**Source material:**
┌──
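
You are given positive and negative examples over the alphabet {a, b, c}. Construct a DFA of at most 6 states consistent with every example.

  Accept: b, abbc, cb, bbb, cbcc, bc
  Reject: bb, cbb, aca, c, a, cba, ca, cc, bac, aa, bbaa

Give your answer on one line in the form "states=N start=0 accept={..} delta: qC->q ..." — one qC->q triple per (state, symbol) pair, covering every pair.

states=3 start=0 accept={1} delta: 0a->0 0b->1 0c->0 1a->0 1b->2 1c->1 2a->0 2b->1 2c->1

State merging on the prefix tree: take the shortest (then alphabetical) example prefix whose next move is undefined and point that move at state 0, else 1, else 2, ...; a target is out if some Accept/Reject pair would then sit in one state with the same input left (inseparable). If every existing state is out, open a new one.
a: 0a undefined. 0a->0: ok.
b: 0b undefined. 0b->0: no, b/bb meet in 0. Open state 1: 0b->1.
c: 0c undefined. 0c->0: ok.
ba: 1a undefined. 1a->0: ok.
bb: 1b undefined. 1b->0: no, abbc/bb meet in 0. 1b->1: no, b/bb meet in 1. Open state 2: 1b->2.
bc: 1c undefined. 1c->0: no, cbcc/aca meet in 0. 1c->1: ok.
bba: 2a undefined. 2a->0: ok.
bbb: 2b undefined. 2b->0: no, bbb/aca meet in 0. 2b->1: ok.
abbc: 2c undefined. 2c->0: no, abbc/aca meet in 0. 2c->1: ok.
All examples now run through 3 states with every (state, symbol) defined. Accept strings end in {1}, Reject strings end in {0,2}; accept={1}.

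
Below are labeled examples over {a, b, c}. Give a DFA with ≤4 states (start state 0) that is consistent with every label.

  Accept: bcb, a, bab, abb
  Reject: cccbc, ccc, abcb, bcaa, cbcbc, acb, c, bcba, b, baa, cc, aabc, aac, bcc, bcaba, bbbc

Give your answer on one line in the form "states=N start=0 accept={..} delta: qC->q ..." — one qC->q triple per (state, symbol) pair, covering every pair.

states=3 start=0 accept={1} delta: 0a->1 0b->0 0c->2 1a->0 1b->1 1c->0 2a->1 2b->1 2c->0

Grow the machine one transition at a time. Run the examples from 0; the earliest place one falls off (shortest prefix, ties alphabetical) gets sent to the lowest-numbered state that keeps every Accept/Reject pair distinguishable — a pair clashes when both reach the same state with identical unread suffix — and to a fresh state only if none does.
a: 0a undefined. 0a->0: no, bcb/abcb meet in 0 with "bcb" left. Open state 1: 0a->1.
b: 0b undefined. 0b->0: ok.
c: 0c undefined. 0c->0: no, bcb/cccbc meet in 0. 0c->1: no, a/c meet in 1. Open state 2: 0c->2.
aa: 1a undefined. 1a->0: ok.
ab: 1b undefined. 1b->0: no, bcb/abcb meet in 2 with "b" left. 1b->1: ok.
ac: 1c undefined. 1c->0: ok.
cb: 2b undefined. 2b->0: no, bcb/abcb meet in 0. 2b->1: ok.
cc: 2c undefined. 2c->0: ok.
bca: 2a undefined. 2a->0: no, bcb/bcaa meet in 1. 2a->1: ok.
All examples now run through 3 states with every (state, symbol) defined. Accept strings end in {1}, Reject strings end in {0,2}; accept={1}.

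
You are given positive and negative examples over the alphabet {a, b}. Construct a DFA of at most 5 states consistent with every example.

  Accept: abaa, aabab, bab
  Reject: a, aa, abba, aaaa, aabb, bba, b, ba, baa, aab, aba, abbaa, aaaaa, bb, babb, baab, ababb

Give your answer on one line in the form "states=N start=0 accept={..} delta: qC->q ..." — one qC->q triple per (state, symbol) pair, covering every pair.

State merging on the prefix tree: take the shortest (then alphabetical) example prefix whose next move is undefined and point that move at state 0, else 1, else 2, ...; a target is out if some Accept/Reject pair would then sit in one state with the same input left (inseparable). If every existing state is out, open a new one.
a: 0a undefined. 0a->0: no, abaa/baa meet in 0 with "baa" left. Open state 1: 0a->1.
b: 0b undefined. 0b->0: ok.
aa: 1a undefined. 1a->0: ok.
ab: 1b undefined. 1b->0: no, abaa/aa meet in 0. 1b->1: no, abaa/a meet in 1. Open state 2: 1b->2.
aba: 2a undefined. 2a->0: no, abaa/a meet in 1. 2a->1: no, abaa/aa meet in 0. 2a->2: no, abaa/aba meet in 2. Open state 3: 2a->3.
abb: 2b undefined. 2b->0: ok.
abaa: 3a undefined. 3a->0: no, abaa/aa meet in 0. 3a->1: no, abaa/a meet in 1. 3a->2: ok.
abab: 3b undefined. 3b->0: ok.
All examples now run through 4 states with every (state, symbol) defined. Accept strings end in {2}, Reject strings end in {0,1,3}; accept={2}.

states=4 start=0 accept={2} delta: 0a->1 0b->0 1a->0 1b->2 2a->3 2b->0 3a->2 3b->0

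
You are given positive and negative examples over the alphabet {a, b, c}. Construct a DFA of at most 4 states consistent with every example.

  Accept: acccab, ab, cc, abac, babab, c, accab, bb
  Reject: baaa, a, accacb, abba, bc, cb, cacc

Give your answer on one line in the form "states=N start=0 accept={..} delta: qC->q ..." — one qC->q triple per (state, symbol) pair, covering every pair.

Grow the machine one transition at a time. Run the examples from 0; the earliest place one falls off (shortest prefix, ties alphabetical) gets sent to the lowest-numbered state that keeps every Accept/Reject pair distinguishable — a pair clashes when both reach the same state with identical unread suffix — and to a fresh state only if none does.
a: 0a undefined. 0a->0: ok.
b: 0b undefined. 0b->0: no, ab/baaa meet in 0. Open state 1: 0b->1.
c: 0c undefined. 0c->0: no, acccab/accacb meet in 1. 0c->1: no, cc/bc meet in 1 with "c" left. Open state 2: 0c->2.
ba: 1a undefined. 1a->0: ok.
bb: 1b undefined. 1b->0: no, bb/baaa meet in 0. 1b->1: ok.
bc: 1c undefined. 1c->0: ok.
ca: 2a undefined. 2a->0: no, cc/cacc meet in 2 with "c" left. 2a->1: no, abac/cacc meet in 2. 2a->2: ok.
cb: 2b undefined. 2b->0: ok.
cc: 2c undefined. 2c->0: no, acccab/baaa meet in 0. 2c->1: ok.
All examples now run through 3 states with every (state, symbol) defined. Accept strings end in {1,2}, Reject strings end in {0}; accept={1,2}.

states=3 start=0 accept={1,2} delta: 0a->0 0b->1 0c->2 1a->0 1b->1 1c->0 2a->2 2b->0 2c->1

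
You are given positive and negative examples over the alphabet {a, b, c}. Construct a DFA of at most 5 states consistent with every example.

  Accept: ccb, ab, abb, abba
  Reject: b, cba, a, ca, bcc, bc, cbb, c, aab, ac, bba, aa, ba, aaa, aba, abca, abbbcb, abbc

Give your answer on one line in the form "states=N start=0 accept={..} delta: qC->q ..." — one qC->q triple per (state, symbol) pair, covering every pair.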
└──
┌──
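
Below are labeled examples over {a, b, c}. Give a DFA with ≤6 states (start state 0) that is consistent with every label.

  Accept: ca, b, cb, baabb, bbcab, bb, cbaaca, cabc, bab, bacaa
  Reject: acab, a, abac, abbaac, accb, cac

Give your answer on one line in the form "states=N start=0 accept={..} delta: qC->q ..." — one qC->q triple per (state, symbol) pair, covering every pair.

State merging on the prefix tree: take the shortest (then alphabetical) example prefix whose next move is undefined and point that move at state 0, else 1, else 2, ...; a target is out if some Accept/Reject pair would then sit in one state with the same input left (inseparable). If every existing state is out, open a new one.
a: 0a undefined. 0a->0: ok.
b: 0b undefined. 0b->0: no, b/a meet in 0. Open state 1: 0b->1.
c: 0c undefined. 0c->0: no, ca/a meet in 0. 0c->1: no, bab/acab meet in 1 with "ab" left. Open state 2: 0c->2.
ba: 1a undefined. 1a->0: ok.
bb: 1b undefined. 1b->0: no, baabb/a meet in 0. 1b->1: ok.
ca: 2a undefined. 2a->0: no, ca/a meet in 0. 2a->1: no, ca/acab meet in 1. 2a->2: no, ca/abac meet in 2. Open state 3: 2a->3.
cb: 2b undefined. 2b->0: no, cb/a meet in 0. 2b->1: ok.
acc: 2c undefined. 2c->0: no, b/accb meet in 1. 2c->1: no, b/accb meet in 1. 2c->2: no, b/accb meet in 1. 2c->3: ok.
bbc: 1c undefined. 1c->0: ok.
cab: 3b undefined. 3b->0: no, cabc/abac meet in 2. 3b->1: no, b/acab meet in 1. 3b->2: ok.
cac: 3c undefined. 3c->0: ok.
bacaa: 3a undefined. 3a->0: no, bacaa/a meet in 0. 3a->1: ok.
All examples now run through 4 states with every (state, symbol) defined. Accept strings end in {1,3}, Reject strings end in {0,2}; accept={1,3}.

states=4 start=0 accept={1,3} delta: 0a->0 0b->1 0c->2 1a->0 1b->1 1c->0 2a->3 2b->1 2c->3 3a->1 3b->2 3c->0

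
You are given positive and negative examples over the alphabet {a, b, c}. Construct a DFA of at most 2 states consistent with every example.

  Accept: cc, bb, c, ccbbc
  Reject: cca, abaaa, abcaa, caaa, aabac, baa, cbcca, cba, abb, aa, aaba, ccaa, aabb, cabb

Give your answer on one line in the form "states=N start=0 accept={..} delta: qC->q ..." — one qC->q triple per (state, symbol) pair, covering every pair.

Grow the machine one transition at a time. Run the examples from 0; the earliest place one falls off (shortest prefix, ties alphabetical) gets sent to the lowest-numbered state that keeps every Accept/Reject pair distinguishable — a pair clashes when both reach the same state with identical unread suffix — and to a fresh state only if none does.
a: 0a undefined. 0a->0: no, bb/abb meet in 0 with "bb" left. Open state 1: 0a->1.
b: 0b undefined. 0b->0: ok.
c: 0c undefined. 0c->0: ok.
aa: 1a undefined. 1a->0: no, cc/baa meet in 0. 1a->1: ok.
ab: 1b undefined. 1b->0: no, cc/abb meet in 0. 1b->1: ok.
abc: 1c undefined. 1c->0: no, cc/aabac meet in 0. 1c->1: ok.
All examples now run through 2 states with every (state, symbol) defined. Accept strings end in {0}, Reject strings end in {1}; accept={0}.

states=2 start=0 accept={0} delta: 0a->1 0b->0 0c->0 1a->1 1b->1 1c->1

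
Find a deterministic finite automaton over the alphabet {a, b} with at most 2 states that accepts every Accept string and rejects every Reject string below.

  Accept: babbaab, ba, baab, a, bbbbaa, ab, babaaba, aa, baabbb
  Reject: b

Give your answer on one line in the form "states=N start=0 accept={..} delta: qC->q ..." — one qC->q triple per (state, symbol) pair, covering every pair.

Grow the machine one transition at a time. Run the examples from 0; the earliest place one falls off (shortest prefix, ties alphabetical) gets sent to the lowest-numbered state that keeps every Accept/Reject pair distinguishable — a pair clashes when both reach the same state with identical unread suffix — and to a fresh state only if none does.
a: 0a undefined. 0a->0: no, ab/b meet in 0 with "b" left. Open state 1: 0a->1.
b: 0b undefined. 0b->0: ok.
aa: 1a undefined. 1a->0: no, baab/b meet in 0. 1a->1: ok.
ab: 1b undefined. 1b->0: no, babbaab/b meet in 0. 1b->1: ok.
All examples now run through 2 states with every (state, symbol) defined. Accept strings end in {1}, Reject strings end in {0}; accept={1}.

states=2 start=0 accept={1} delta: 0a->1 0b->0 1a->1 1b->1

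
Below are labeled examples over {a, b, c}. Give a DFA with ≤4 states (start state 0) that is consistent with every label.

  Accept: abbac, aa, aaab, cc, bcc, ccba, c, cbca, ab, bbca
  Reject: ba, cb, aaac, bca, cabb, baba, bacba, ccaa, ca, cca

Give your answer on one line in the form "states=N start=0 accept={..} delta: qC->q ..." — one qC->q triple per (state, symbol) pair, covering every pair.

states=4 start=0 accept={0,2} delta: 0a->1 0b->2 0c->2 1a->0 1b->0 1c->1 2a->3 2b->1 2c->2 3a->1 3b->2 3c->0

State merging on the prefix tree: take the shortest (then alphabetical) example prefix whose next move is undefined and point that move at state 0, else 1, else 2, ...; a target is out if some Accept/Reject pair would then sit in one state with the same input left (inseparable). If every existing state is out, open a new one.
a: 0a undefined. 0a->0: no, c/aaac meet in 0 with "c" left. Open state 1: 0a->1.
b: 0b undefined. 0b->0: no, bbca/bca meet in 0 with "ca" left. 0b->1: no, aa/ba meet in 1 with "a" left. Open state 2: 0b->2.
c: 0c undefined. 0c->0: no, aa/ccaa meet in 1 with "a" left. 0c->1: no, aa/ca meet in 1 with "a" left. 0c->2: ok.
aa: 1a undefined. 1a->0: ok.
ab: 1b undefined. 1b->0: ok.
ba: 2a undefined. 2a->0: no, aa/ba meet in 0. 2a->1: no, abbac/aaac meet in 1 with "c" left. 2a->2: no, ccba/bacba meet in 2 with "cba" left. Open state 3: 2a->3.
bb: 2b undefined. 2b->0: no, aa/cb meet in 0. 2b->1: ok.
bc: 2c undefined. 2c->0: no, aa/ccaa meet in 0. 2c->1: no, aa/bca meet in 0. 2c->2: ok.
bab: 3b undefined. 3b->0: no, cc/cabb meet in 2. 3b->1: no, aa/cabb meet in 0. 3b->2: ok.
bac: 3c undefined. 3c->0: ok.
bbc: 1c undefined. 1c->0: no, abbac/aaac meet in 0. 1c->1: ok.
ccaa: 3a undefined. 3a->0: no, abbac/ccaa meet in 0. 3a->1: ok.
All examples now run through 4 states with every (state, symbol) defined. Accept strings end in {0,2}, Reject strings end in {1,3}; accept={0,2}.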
└──
**Problem statement:** Could you repeat exactly the lines above from the line with "6 states consistent with every example." up to and including the line with "bac, aa, bbaa", and only those?

**Your solution:**
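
You are given positive and negative examples over the alphabet {a, b, c}. Construct a DFA of at most 6 states consistent with every example.

  Accept: b, abbc, cb, bbb, cbcc, bc
  Reject: bb, cbb, aca, c, a, cba, ca, cc, bac, aa, bbaa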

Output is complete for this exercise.